Nothing but the lines from the one containing "A producer needs a VFX" to the end of the material should be returned, each exactly as written.

Data:
=== Section Start ===
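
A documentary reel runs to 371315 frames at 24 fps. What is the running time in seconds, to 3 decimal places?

Running time = 371315 × 1/24 = 371315/24 s ≈ 15471.458 s.

15471.458 seconds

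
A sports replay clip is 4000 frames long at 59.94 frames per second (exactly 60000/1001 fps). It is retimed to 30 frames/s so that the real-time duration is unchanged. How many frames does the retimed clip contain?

2002 frames

Target frames = source frames × (target rate / source rate) = 4000 × (30)/(60000/1001) = 4000 × 1001/2000 = 2002.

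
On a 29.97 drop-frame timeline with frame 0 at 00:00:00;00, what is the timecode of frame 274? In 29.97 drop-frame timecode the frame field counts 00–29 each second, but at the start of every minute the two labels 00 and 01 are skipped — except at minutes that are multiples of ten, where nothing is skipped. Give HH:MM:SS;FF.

00:00:09;04

Ten DF minutes hold 17982 frames, so frame 274 lies in block 0 (frames 0–17981) with 274 frames into that block.
The block's first minute is 1800 frames and the rest 1798 each; 274 frames reaches minute 0, so 0 × 18 + 0 × 2 = 0 labels have been skipped so far.
Adding those back, label number 274 + 0 = 274 at 30 labels/s is 9 s + 4 f = 0 h 0 min 9 s frame 4, i.e. 00:00:09;04.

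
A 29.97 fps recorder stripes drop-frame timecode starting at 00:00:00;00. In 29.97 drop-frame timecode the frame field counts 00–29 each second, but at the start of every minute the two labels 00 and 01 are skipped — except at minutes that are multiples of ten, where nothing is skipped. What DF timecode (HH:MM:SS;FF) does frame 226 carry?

Each 10-minute DF block holds 10 × 60 × 30 − 9 × 2 = 17982 frames. 226 ÷ 17982 → 0 full blocks, remainder 226.
Within the partial block the first minute is 1800 frames and each further minute 1798, so 0 further minute boundaries passed. Total skipped labels = 18 × 0 + 2 × 0 = 0.
Non-drop label index = 226 + 0 = 226; at 30 labels/s that is 00:00:07:16, i.e. DF 00:00:07;16.

00:00:07;16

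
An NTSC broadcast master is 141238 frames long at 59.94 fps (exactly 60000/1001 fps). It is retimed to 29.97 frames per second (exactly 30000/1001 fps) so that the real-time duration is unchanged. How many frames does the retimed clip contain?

Target frames = source frames × (target rate / source rate) = 141238 × (30000/1001)/(60000/1001) = 141238 × 1/2 = 70619.

70619 frames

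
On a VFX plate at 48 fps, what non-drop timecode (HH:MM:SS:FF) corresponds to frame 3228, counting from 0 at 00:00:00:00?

00:01:07:12

3228 ÷ 48 = 67 full seconds, remainder 12 frames.
67 s = 0 h 1 min 7 s.
Timecode: 00:01:07:12.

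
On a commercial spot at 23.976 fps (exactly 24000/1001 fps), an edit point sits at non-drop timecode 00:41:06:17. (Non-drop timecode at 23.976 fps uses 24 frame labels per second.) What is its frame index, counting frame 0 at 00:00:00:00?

frame 59201

Total seconds to the label: (0 × 3600 + 41 × 60 + 6) = 2466.
Frame index = 2466 × 24 + 17 = 59201.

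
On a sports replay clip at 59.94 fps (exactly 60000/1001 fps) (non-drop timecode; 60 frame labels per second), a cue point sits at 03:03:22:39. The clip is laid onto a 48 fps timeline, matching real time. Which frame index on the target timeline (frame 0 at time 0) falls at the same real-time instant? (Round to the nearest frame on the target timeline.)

Source frame index: (3×3600 + 3×60 + 22) × 60 + 39 = 660159.
Real time: 660159 / (60000/1001) = 220273053/20000 s.
Target frame: (220273053/20000) × (48) = 660819159/1250 ≈ 528655.327 → 528655.

frame 528655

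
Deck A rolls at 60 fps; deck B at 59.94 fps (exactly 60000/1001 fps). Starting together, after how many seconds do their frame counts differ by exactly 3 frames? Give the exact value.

50.05 seconds

The gap grows by |60000/1001 − 60| = 60/1001 frames per second.
Time for a 3-frame gap: 3 ÷ (60/1001) = 50.05 s.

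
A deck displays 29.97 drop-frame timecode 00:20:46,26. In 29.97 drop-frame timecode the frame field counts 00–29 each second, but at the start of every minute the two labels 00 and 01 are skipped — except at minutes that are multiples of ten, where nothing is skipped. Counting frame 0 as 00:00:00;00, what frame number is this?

37370

As if non-drop at 30 labels/s: (0 × 3600 + 20 × 60 + 46) × 30 + 26 = 37406.
Minute boundaries passed: 20; those not divisible by 10: 20 − 2 = 18; dropped labels = 2 × 18 = 36.
Actual frame index = 37406 − 36 = 37370.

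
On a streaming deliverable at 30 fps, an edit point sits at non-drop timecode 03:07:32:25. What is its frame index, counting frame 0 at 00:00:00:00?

Total seconds to the label: (3 × 3600 + 7 × 60 + 32) = 11252.
Frame index = 11252 × 30 + 25 = 337585.

frame 337585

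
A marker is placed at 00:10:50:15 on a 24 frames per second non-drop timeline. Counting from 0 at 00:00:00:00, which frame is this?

15615

Total seconds to the label: (0 × 3600 + 10 × 60 + 50) = 650.
Frame index = 650 × 24 + 15 = 15615.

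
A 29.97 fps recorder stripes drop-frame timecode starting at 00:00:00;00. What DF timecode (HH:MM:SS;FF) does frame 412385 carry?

03:49:19;29

Each 10-minute DF block holds 10 × 60 × 30 − 9 × 2 = 17982 frames. 412385 ÷ 17982 → 22 full blocks, remainder 16781.
Within the partial block the first minute is 1800 frames and each further minute 1798, so 9 further minute boundaries passed. Total skipped labels = 18 × 22 + 2 × 9 = 414.
Non-drop label index = 412385 + 414 = 412799; at 30 labels/s that is 03:49:19:29, i.e. DF 03:49:19;29.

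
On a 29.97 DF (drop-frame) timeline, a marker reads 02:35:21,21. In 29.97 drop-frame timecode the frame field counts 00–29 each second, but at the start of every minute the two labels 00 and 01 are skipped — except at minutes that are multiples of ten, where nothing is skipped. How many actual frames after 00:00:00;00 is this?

279371

Complete 10-minute blocks: 15, each 17982 frames → 269730.
Remaining 5 whole minutes in the current block: 1800 + 4 × 1798 = 8992 frames.
Within the current minute: 21 × 30 + 21 − 2 = 649 (labels ;00/;01 skipped at this minute). Total = 269730 + 8992 + 649 = 279371.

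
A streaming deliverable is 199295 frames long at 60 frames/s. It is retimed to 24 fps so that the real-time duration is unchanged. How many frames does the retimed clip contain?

79718 frames

Target frames = source frames × (target rate / source rate) = 199295 × (24)/(60) = 199295 × 2/5 = 79718.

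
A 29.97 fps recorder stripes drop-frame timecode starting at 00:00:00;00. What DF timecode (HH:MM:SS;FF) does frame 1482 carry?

Ten DF minutes hold 17982 frames, so frame 1482 lies in block 0 (frames 0–17981) with 1482 frames into that block.
The block's first minute is 1800 frames and the rest 1798 each; 1482 frames reaches minute 0, so 0 × 18 + 0 × 2 = 0 labels have been skipped so far.
Adding those back, label number 1482 + 0 = 1482 at 30 labels/s is 49 s + 12 f = 0 h 0 min 49 s frame 12, i.e. 00:00:49;12.

00:00:49;12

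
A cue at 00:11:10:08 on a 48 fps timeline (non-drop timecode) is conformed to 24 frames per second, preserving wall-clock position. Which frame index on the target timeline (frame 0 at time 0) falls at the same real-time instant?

frame 16084

Source frame index: (0×3600 + 11×60 + 10) × 48 + 8 = 32168.
Real time: 32168 / (48) = 4021/6 s.
Target frame: (4021/6) × (24) = 16084.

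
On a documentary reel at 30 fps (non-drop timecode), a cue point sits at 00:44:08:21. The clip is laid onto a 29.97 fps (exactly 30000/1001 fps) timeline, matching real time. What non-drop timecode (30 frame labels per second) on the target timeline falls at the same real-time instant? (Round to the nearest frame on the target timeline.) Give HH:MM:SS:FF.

Source frame index: (0×3600 + 44×60 + 8) × 30 + 21 = 79461.
Real time: 79461 / (30) = 26487/10 s.
Target frame: (26487/10) × (30000/1001) = 79461000/1001 ≈ 79381.618 → 79382.
At 30 labels/s: frame 79382 → 00:44:06:02.

00:44:06:02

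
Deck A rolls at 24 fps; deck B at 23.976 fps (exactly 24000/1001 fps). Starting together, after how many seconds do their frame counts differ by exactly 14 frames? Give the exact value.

7007/12 seconds

The gap grows by |24000/1001 − 24| = 24/1001 frames per second.
Time for a 14-frame gap: 14 ÷ (24/1001) = 7007/12 s.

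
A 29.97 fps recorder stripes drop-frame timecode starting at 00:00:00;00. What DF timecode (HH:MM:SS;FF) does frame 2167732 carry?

20:05:30;02

Each 10-minute DF block holds 10 × 60 × 30 − 9 × 2 = 17982 frames. 2167732 ÷ 17982 → 120 full blocks, remainder 9892.
Within the partial block the first minute is 1800 frames and each further minute 1798, so 5 further minute boundaries passed. Total skipped labels = 18 × 120 + 2 × 5 = 2170.
Non-drop label index = 2167732 + 2170 = 2169902; at 30 labels/s that is 20:05:30:02, i.e. DF 20:05:30;02.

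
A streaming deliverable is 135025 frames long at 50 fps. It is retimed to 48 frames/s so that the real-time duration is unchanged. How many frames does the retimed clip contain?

129624 frames

Target frames = source frames × (target rate / source rate) = 135025 × (48)/(50) = 135025 × 24/25 = 129624.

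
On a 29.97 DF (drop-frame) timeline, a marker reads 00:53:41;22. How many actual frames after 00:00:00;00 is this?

As if non-drop at 30 labels/s: (0 × 3600 + 53 × 60 + 41) × 30 + 22 = 96652.
Minute boundaries passed: 53; those not divisible by 10: 53 − 5 = 48; dropped labels = 2 × 48 = 96.
Actual frame index = 96652 − 96 = 96556.

96556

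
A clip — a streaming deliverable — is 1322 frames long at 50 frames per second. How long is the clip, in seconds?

Running time = 1322 / (50) = 26.44 s.

26.44 seconds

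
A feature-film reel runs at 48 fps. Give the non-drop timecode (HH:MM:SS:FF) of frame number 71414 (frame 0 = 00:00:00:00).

00:24:47:38

71414 ÷ 48 = 1487 full seconds, remainder 38 frames.
1487 s = 0 h 24 min 47 s.
Timecode: 00:24:47:38.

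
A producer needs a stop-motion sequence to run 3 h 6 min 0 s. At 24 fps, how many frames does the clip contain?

3 h 6 min 0 s = 11160 s.
Frames = 11160 × 24 = 267840.

267840 frames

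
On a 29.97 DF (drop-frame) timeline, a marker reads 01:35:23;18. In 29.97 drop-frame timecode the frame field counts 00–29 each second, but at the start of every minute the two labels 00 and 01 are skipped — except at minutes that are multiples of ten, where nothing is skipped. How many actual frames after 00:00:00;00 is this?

Complete 10-minute blocks: 9, each 17982 frames → 161838.
Remaining 5 whole minutes in the current block: 1800 + 4 × 1798 = 8992 frames.
Within the current minute: 23 × 30 + 18 − 2 = 706 (labels ;00/;01 skipped at this minute). Total = 161838 + 8992 + 706 = 171536.

171536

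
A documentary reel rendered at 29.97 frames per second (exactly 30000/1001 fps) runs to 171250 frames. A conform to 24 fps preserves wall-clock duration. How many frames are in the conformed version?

137137 frames

Target frames = source frames × (target rate / source rate) = 171250 × (24)/(30000/1001) = 171250 × 1001/1250 = 137137.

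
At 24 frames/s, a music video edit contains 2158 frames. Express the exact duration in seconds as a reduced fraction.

Running time = 2158 ÷ (24) = 2158 × 1/24 = 1079/12 s.

1079/12 seconds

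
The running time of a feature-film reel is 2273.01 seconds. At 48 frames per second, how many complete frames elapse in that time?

Frames = 2273.01 × 48 = 2727612/25 ≈ 109104.4800.
Complete frames: 109104.

109104 frames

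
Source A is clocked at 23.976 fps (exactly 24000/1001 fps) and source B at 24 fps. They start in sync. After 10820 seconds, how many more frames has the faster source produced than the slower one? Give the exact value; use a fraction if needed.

259680/1001 frames

A emits 24000/1001 × 10820 = 259680000/1001 frames; B emits 24 × 10820 = 259680.
Difference = 259680/1001 frames (≈ 259.4206); B is ahead of A.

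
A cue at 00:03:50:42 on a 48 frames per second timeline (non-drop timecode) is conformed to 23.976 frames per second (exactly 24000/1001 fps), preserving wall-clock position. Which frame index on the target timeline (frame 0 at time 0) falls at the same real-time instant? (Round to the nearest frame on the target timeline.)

Source frame index: (0×3600 + 3×60 + 50) × 48 + 42 = 11082.
Real time: 11082 / (48) = 1847/8 s.
Target frame: (1847/8) × (24000/1001) = 5541000/1001 ≈ 5535.465 → 5535.

frame 5535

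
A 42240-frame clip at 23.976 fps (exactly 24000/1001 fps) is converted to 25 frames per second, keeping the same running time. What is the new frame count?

Target frames = source frames × (target rate / source rate) = 42240 × (25)/(24000/1001) = 42240 × 1001/960 = 44044.

44044 frames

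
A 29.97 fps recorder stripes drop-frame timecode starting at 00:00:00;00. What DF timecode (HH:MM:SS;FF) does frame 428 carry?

00:00:14;08

Each 10-minute DF block holds 10 × 60 × 30 − 9 × 2 = 17982 frames. 428 ÷ 17982 → 0 full blocks, remainder 428.
Within the partial block the first minute is 1800 frames and each further minute 1798, so 0 further minute boundaries passed. Total skipped labels = 18 × 0 + 2 × 0 = 0.
Non-drop label index = 428 + 0 = 428; at 30 labels/s that is 00:00:14:08, i.e. DF 00:00:14;08.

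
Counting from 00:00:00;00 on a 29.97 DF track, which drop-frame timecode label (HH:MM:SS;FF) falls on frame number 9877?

00:05:29;17

Ten DF minutes hold 17982 frames, so frame 9877 lies in block 0 (frames 0–17981) with 9877 frames into that block.
The block's first minute is 1800 frames and the rest 1798 each; 9877 frames reaches minute 5, so 0 × 18 + 5 × 2 = 10 labels have been skipped so far.
Adding those back, label number 9877 + 10 = 9887 at 30 labels/s is 329 s + 17 f = 0 h 5 min 29 s frame 17, i.e. 00:05:29;17.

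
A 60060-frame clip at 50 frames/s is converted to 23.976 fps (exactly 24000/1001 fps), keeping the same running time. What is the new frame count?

Target frames = source frames × (target rate / source rate) = 60060 × (24000/1001)/(50) = 60060 × 480/1001 = 28800.

28800 frames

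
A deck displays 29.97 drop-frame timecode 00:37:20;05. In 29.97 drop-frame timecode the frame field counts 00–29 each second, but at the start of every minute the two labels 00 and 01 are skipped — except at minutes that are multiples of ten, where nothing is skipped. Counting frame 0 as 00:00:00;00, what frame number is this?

67137

As if non-drop at 30 labels/s: (0 × 3600 + 37 × 60 + 20) × 30 + 5 = 67205.
Minute boundaries passed: 37; those not divisible by 10: 37 − 3 = 34; dropped labels = 2 × 34 = 68.
Actual frame index = 67205 − 68 = 67137.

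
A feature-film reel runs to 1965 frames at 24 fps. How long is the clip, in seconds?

81.875 seconds

Running time = 1965 / (24) = 81.875 s.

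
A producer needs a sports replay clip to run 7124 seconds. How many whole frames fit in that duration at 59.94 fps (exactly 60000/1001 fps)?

Frames = 7124 × 60000/1001 = 32880000/77 ≈ 427012.9870.
Complete frames: 427012.

427012 frames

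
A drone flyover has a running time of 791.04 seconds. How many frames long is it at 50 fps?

39552 frames

Frames = 791.04 × 50 = 39552.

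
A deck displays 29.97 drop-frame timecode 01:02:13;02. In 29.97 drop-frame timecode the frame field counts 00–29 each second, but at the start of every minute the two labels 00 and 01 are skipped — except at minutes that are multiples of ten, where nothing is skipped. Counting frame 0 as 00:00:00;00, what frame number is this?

Complete 10-minute blocks: 6, each 17982 frames → 107892.
Remaining 2 whole minutes in the current block: 1800 + 1 × 1798 = 3598 frames.
Within the current minute: 13 × 30 + 2 − 2 = 390 (labels ;00/;01 skipped at this minute). Total = 107892 + 3598 + 390 = 111880.

111880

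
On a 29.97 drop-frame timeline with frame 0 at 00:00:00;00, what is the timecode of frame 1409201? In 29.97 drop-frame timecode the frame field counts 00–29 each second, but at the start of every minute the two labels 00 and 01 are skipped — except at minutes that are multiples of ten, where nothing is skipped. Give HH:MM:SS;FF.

13:03:40;11

Ten DF minutes hold 17982 frames, so frame 1409201 lies in block 78 (frames 1402596–1420577) with 6605 frames into that block.
The block's first minute is 1800 frames and the rest 1798 each; 6605 frames reaches minute 3, so 78 × 18 + 3 × 2 = 1410 labels have been skipped so far.
Adding those back, label number 1409201 + 1410 = 1410611 at 30 labels/s is 47020 s + 11 f = 13 h 3 min 40 s frame 11, i.e. 13:03:40;11.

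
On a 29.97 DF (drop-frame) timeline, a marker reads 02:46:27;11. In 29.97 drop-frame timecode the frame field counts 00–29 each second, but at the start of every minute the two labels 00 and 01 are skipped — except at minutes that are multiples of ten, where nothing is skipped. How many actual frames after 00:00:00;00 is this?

299321

As if non-drop at 30 labels/s: (2 × 3600 + 46 × 60 + 27) × 30 + 11 = 299621.
Minute boundaries passed: 166; those not divisible by 10: 166 − 16 = 150; dropped labels = 2 × 150 = 300.
Actual frame index = 299621 − 300 = 299321.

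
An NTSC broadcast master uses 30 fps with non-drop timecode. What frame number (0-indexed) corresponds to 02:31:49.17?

273287

Total seconds to the label: (2 × 3600 + 31 × 60 + 49) = 9109.
Frame index = 9109 × 30 + 17 = 273287.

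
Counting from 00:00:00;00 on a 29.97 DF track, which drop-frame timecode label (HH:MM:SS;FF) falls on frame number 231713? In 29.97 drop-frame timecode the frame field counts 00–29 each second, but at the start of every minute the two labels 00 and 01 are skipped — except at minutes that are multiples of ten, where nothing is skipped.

02:08:51;15

Ten DF minutes hold 17982 frames, so frame 231713 lies in block 12 (frames 215784–233765) with 15929 frames into that block.
The block's first minute is 1800 frames and the rest 1798 each; 15929 frames reaches minute 8, so 12 × 18 + 8 × 2 = 232 labels have been skipped so far.
Adding those back, label number 231713 + 232 = 231945 at 30 labels/s is 7731 s + 15 f = 2 h 8 min 51 s frame 15, i.e. 02:08:51;15.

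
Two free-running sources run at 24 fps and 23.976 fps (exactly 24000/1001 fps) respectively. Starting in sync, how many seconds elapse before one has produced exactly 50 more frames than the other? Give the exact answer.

25025/12 seconds

The gap grows by |24000/1001 − 24| = 24/1001 frames per second.
Time for a 50-frame gap: 50 ÷ (24/1001) = 25025/12 s.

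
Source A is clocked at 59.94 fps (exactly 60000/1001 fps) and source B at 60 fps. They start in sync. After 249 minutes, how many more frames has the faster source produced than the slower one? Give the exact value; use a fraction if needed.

249 min = 14940 s.
A emits 60000/1001 × 14940 = 896400000/1001 frames; B emits 60 × 14940 = 896400.
Difference = 896400/1001 frames (≈ 895.5045); B is ahead of A.

896400/1001 frames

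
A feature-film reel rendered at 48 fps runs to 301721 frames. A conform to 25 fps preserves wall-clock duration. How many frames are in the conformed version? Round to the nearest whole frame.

Frames at target rate = 301721 × (25) / (48) = 7543025/48 ≈ 157146.354.
Nearest whole frame: 157146.

157146 frames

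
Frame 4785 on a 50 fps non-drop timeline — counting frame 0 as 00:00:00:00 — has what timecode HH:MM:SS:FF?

4785 ÷ 50 = 95 full seconds, remainder 35 frames.
95 s = 0 h 1 min 35 s.
Timecode: 00:01:35:35.

00:01:35:35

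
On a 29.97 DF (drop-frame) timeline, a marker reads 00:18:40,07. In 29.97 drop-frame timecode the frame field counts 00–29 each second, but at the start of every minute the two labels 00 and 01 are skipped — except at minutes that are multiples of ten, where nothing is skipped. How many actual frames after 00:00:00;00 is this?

33573

As if non-drop at 30 labels/s: (0 × 3600 + 18 × 60 + 40) × 30 + 7 = 33607.
Minute boundaries passed: 18; those not divisible by 10: 18 − 1 = 17; dropped labels = 2 × 17 = 34.
Actual frame index = 33607 − 34 = 33573.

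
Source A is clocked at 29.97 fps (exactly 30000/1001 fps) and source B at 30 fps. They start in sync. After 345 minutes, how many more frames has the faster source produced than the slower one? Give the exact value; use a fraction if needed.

345 min = 20700 s.
A emits 30000/1001 × 20700 = 621000000/1001 frames; B emits 30 × 20700 = 621000.
Difference = 621000/1001 frames (≈ 620.3796); B is ahead of A.

621000/1001 frames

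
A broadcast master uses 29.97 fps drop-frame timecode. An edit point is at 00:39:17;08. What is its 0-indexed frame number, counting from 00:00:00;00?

As if non-drop at 30 labels/s: (0 × 3600 + 39 × 60 + 17) × 30 + 8 = 70718.
Minute boundaries passed: 39; those not divisible by 10: 39 − 3 = 36; dropped labels = 2 × 36 = 72.
Actual frame index = 70718 − 72 = 70646.

70646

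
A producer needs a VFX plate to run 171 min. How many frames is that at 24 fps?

171 min = 10260 s.
Frames = 10260 × 24 = 246240.

246240 frames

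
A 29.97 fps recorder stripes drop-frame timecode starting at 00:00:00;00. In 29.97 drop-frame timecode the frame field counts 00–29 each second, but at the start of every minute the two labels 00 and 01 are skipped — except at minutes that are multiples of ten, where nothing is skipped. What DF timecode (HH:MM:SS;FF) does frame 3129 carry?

Ten DF minutes hold 17982 frames, so frame 3129 lies in block 0 (frames 0–17981) with 3129 frames into that block.
The block's first minute is 1800 frames and the rest 1798 each; 3129 frames reaches minute 1, so 0 × 18 + 1 × 2 = 2 labels have been skipped so far.
Adding those back, label number 3129 + 2 = 3131 at 30 labels/s is 104 s + 11 f = 0 h 1 min 44 s frame 11, i.e. 00:01:44;11.

00:01:44;11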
=== Section End ===
Response to the exercise:
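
A producer needs a VFX plate to run 171 min. How many frames is that at 24 fps?

171 min = 10260 s.
Frames = 10260 × 24 = 246240.

246240 frames

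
A 29.97 fps recorder stripes drop-frame timecode starting at 00:00:00;00. In 29.97 drop-frame timecode the frame field counts 00–29 each second, but at the start of every minute the two labels 00 and 01 are skipped — except at minutes that are multiples of ten, where nothing is skipped. What DF timecode (HH:MM:SS;FF) does frame 3129 carry?

Ten DF minutes hold 17982 frames, so frame 3129 lies in block 0 (frames 0–17981) with 3129 frames into that block.
The block's first minute is 1800 frames and the rest 1798 each; 3129 frames reaches minute 1, so 0 × 18 + 1 × 2 = 2 labels have been skipped so far.
Adding those back, label number 3129 + 2 = 3131 at 30 labels/s is 104 s + 11 f = 0 h 1 min 44 s frame 11, i.e. 00:01:44;11.

00:01:44;11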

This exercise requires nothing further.